What you will do -
Only an exact repetition of the lines from the one that holds "Question 3: Bug" to the end of the records is wanted.

Material provided -

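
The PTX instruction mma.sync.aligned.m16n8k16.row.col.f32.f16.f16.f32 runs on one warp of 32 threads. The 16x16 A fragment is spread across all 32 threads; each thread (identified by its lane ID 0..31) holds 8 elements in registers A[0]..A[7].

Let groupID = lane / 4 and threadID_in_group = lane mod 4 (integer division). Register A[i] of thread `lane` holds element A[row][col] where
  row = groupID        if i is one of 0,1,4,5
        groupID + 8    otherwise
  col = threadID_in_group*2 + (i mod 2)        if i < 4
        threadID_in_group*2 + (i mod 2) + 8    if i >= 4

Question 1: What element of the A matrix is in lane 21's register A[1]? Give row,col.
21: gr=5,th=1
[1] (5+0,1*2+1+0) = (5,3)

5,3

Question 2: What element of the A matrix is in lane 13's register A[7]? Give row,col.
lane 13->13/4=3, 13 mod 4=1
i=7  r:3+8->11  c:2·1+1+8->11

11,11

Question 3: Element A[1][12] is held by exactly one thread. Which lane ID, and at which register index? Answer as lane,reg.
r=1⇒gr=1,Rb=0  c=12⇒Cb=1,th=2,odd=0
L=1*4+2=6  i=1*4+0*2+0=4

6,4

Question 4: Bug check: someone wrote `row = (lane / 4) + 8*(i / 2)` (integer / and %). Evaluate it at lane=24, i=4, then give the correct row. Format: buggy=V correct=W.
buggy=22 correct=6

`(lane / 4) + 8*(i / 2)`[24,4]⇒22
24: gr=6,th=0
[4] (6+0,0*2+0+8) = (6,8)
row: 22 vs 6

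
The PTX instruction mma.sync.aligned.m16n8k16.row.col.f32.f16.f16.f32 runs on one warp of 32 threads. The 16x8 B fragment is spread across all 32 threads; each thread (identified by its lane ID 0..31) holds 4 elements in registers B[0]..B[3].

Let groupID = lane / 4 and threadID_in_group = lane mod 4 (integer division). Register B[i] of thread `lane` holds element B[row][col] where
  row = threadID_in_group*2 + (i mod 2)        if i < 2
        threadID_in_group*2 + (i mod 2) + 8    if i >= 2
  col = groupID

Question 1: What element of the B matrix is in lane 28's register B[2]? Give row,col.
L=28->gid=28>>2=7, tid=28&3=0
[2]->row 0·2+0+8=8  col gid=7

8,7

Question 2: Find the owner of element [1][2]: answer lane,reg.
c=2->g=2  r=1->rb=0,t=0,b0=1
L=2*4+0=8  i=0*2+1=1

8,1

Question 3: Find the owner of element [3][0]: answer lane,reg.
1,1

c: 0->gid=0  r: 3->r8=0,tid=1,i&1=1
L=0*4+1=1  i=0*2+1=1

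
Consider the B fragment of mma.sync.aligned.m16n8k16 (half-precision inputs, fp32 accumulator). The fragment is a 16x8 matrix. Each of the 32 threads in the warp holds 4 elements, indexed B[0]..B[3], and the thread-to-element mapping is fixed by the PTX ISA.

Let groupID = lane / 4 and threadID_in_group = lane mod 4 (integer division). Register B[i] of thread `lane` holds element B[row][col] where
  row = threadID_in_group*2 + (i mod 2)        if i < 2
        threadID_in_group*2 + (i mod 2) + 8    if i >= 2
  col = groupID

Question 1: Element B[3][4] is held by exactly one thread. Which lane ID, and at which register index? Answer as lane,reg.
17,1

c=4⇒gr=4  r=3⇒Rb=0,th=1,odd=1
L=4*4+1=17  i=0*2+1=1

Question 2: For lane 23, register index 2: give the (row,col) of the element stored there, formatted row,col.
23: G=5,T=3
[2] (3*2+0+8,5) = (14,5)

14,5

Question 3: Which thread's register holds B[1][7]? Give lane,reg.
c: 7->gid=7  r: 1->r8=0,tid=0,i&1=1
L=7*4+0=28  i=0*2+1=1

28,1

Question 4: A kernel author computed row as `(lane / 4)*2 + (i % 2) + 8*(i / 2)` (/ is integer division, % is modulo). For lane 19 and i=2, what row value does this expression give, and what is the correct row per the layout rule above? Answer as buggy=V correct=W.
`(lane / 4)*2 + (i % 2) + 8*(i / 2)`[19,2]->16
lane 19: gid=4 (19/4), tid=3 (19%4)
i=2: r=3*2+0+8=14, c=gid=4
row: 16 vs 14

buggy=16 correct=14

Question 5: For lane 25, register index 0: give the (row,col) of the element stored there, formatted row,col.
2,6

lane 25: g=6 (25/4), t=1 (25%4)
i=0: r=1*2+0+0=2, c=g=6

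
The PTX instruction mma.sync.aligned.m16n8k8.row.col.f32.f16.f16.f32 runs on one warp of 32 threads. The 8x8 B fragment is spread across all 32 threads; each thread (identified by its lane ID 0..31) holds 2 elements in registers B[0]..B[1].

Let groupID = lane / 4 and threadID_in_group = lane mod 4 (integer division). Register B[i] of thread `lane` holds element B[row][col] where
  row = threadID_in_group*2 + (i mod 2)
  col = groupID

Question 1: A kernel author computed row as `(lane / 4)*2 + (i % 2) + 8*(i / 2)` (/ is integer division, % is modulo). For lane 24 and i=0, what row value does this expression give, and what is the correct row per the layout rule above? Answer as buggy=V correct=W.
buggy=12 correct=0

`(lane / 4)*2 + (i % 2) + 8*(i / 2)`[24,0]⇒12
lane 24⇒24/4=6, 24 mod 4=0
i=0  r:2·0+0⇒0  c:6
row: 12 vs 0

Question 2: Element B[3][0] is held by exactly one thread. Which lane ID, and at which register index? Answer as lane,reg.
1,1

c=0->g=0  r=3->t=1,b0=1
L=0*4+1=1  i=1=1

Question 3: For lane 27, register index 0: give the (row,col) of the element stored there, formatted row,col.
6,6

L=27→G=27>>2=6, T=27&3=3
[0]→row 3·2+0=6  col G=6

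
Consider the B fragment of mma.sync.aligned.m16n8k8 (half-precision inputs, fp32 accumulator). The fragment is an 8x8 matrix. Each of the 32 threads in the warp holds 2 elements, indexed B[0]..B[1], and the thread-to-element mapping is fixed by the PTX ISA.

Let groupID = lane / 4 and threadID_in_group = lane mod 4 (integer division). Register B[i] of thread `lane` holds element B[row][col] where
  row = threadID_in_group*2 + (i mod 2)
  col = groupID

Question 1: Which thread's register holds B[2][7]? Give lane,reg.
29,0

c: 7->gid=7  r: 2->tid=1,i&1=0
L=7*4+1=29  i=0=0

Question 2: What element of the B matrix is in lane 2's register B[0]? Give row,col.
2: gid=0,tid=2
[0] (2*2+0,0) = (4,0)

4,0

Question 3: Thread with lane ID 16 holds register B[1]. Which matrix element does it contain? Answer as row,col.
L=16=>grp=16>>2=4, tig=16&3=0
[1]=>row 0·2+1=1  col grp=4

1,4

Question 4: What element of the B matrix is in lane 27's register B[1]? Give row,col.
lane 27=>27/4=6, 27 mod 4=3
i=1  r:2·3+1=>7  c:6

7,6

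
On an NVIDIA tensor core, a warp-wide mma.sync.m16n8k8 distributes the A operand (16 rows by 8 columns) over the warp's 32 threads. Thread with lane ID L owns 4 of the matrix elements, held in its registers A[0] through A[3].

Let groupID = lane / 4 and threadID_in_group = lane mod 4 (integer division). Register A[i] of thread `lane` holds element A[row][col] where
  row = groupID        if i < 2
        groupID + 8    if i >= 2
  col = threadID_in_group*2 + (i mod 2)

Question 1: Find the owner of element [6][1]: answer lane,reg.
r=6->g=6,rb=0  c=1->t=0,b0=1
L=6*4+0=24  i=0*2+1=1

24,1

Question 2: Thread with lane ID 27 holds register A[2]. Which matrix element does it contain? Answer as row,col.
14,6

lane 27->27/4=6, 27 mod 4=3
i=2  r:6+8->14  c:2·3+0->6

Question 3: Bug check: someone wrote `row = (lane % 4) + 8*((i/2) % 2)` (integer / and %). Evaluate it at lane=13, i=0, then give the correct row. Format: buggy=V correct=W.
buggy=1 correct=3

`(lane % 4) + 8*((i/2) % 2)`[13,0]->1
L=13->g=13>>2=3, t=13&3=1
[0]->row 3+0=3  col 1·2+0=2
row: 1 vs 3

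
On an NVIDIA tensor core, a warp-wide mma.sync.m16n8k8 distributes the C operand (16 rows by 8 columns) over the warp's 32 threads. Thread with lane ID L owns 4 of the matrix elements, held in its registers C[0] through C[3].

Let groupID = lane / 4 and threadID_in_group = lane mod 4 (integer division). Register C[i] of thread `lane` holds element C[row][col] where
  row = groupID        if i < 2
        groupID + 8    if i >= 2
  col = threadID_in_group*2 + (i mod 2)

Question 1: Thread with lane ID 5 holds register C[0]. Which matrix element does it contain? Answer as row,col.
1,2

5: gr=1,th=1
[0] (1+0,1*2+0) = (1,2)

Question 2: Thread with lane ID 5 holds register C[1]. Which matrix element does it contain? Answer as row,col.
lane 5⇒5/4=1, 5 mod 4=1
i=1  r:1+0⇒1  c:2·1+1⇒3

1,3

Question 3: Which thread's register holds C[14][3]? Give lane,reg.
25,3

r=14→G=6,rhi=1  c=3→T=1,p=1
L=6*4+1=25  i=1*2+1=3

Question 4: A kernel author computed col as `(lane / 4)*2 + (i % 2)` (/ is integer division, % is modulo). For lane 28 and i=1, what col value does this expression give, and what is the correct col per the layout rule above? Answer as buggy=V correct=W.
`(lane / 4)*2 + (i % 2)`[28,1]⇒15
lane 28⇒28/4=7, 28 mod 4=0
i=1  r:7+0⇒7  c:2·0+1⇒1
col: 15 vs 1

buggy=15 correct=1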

Expected answer -
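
Question 3: Bug check: someone wrote `row = (lane % 4) + 8*((i/2) % 2)` (integer / and %). Evaluate it at lane=13, i=0, then give the correct row. Format: buggy=V correct=W.
buggy=1 correct=3

`(lane % 4) + 8*((i/2) % 2)`[13,0]->1
L=13->g=13>>2=3, t=13&3=1
[0]->row 3+0=3  col 1·2+0=2
row: 1 vs 3

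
On an NVIDIA tensor core, a warp-wide mma.sync.m16n8k8 distributes the C operand (16 rows by 8 columns) over the warp's 32 threads. Thread with lane ID L owns 4 of the matrix elements, held in its registers C[0] through C[3].

Let groupID = lane / 4 and threadID_in_group = lane mod 4 (integer division). Register C[i] of thread `lane` holds element C[row][col] where
  row = groupID        if i < 2
        groupID + 8    if i >= 2
  col = threadID_in_group*2 + (i mod 2)

Question 1: Thread with lane ID 5 holds register C[0]. Which matrix element does it contain? Answer as row,col.
1,2

5: gr=1,th=1
[0] (1+0,1*2+0) = (1,2)

Question 2: Thread with lane ID 5 holds register C[1]. Which matrix element does it contain? Answer as row,col.
lane 5⇒5/4=1, 5 mod 4=1
i=1  r:1+0⇒1  c:2·1+1⇒3

1,3

Question 3: Which thread's register holds C[14][3]? Give lane,reg.
25,3

r=14→G=6,rhi=1  c=3→T=1,p=1
L=6*4+1=25  i=1*2+1=3

Question 4: A kernel author computed col as `(lane / 4)*2 + (i % 2)` (/ is integer division, % is modulo). For lane 28 and i=1, what col value does this expression give, and what is the correct col per the layout rule above? Answer as buggy=V correct=W.
`(lane / 4)*2 + (i % 2)`[28,1]⇒15
lane 28⇒28/4=7, 28 mod 4=0
i=1  r:7+0⇒7  c:2·0+1⇒1
col: 15 vs 1

buggy=15 correct=1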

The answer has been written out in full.